Source data:
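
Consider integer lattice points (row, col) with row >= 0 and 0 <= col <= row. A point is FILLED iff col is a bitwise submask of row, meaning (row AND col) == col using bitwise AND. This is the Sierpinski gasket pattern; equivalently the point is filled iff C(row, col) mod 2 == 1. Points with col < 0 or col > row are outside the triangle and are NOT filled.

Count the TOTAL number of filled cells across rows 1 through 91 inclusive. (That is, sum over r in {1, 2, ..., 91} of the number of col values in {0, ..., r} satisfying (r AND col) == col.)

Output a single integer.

Answer: 1070

Derivation:
r1=1 pc1: +2 =2
r2=10 pc1: +2 =4
r3=11 pc2: +4 =8
r4=100 pc1: +2 =10
r5=101 pc2: +4 =14
r6=110 pc2: +4 =18
r7=111 pc3: +8 =26
r8=1000 pc1: +2 =28
r9=1001 pc2: +4 =32
r10=1010 pc2: +4 =36
r11=1011 pc3: +8 =44
r12=1100 pc2: +4 =48
r13=1101 pc3: +8 =56
r14=1110 pc3: +8 =64
r15=1111 pc4: +16 =80
r16=10000 pc1: +2 =82
r17=10001 pc2: +4 =86
r18=10010 pc2: +4 =90
r19=10011 pc3: +8 =98
r20=10100 pc2: +4 =102
r21=10101 pc3: +8 =110
r22=10110 pc3: +8 =118
r23=10111 pc4: +16 =134
r24=11000 pc2: +4 =138
r25=11001 pc3: +8 =146
r26=11010 pc3: +8 =154
r27=11011 pc4: +16 =170
r28=11100 pc3: +8 =178
r29=11101 pc4: +16 =194
r30=11110 pc4: +16 =210
r31=11111 pc5: +32 =242
r32=100000 pc1: +2 =244
r33=100001 pc2: +4 =248
r34=100010 pc2: +4 =252
r35=100011 pc3: +8 =260
r36=100100 pc2: +4 =264
r37=100101 pc3: +8 =272
r38=100110 pc3: +8 =280
r39=100111 pc4: +16 =296
r40=101000 pc2: +4 =300
r41=101001 pc3: +8 =308
r42=101010 pc3: +8 =316
r43=101011 pc4: +16 =332
r44=101100 pc3: +8 =340
r45=101101 pc4: +16 =356
r46=101110 pc4: +16 =372
r47=101111 pc5: +32 =404
r48=110000 pc2: +4 =408
r49=110001 pc3: +8 =416
r50=110010 pc3: +8 =424
r51=110011 pc4: +16 =440
r52=110100 pc3: +8 =448
r53=110101 pc4: +16 =464
r54=110110 pc4: +16 =480
r55=110111 pc5: +32 =512
r56=111000 pc3: +8 =520
r57=111001 pc4: +16 =536
r58=111010 pc4: +16 =552
r59=111011 pc5: +32 =584
r60=111100 pc4: +16 =600
r61=111101 pc5: +32 =632
r62=111110 pc5: +32 =664
r63=111111 pc6: +64 =728
r64=1000000 pc1: +2 =730
r65=1000001 pc2: +4 =734
r66=1000010 pc2: +4 =738
r67=1000011 pc3: +8 =746
r68=1000100 pc2: +4 =750
r69=1000101 pc3: +8 =758
r70=1000110 pc3: +8 =766
r71=1000111 pc4: +16 =782
r72=1001000 pc2: +4 =786
r73=1001001 pc3: +8 =794
r74=1001010 pc3: +8 =802
r75=1001011 pc4: +16 =818
r76=1001100 pc3: +8 =826
r77=1001101 pc4: +16 =842
r78=1001110 pc4: +16 =858
r79=1001111 pc5: +32 =890
r80=1010000 pc2: +4 =894
r81=1010001 pc3: +8 =902
r82=1010010 pc3: +8 =910
r83=1010011 pc4: +16 =926
r84=1010100 pc3: +8 =934
r85=1010101 pc4: +16 =950
r86=1010110 pc4: +16 =966
r87=1010111 pc5: +32 =998
r88=1011000 pc3: +8 =1006
r89=1011001 pc4: +16 =1022
r90=1011010 pc4: +16 =1038
r91=1011011 pc5: +32 =1070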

How to complete this task:
Please repeat the material in full, keeping it exact.

Solution for this problem:
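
Consider integer lattice points (row, col) with row >= 0 and 0 <= col <= row. A point is FILLED iff col is a bitwise submask of row, meaning (row AND col) == col using bitwise AND. This is the Sierpinski gasket pattern; equivalently the point is filled iff C(row, col) mod 2 == 1. Points with col < 0 or col > row are outside the triangle and are NOT filled.

Count the TOTAL number of filled cells across rows 1 through 91 inclusive. (That is, sum over r in {1, 2, ..., 91} of the number of col values in {0, ..., r} satisfying (r AND col) == col.)

Output a single integer.

Answer: 1070

Derivation:
r1=1 pc1: +2 =2
r2=10 pc1: +2 =4
r3=11 pc2: +4 =8
r4=100 pc1: +2 =10
r5=101 pc2: +4 =14
r6=110 pc2: +4 =18
r7=111 pc3: +8 =26
r8=1000 pc1: +2 =28
r9=1001 pc2: +4 =32
r10=1010 pc2: +4 =36
r11=1011 pc3: +8 =44
r12=1100 pc2: +4 =48
r13=1101 pc3: +8 =56
r14=1110 pc3: +8 =64
r15=1111 pc4: +16 =80
r16=10000 pc1: +2 =82
r17=10001 pc2: +4 =86
r18=10010 pc2: +4 =90
r19=10011 pc3: +8 =98
r20=10100 pc2: +4 =102
r21=10101 pc3: +8 =110
r22=10110 pc3: +8 =118
r23=10111 pc4: +16 =134
r24=11000 pc2: +4 =138
r25=11001 pc3: +8 =146
r26=11010 pc3: +8 =154
r27=11011 pc4: +16 =170
r28=11100 pc3: +8 =178
r29=11101 pc4: +16 =194
r30=11110 pc4: +16 =210
r31=11111 pc5: +32 =242
r32=100000 pc1: +2 =244
r33=100001 pc2: +4 =248
r34=100010 pc2: +4 =252
r35=100011 pc3: +8 =260
r36=100100 pc2: +4 =264
r37=100101 pc3: +8 =272
r38=100110 pc3: +8 =280
r39=100111 pc4: +16 =296
r40=101000 pc2: +4 =300
r41=101001 pc3: +8 =308
r42=101010 pc3: +8 =316
r43=101011 pc4: +16 =332
r44=101100 pc3: +8 =340
r45=101101 pc4: +16 =356
r46=101110 pc4: +16 =372
r47=101111 pc5: +32 =404
r48=110000 pc2: +4 =408
r49=110001 pc3: +8 =416
r50=110010 pc3: +8 =424
r51=110011 pc4: +16 =440
r52=110100 pc3: +8 =448
r53=110101 pc4: +16 =464
r54=110110 pc4: +16 =480
r55=110111 pc5: +32 =512
r56=111000 pc3: +8 =520
r57=111001 pc4: +16 =536
r58=111010 pc4: +16 =552
r59=111011 pc5: +32 =584
r60=111100 pc4: +16 =600
r61=111101 pc5: +32 =632
r62=111110 pc5: +32 =664
r63=111111 pc6: +64 =728
r64=1000000 pc1: +2 =730
r65=1000001 pc2: +4 =734
r66=1000010 pc2: +4 =738
r67=1000011 pc3: +8 =746
r68=1000100 pc2: +4 =750
r69=1000101 pc3: +8 =758
r70=1000110 pc3: +8 =766
r71=1000111 pc4: +16 =782
r72=1001000 pc2: +4 =786
r73=1001001 pc3: +8 =794
r74=1001010 pc3: +8 =802
r75=1001011 pc4: +16 =818
r76=1001100 pc3: +8 =826
r77=1001101 pc4: +16 =842
r78=1001110 pc4: +16 =858
r79=1001111 pc5: +32 =890
r80=1010000 pc2: +4 =894
r81=1010001 pc3: +8 =902
r82=1010010 pc3: +8 =910
r83=1010011 pc4: +16 =926
r84=1010100 pc3: +8 =934
r85=1010101 pc4: +16 =950
r86=1010110 pc4: +16 =966
r87=1010111 pc5: +32 =998
r88=1011000 pc3: +8 =1006
r89=1011001 pc4: +16 =1022
r90=1011010 pc4: +16 =1038
r91=1011011 pc5: +32 =1070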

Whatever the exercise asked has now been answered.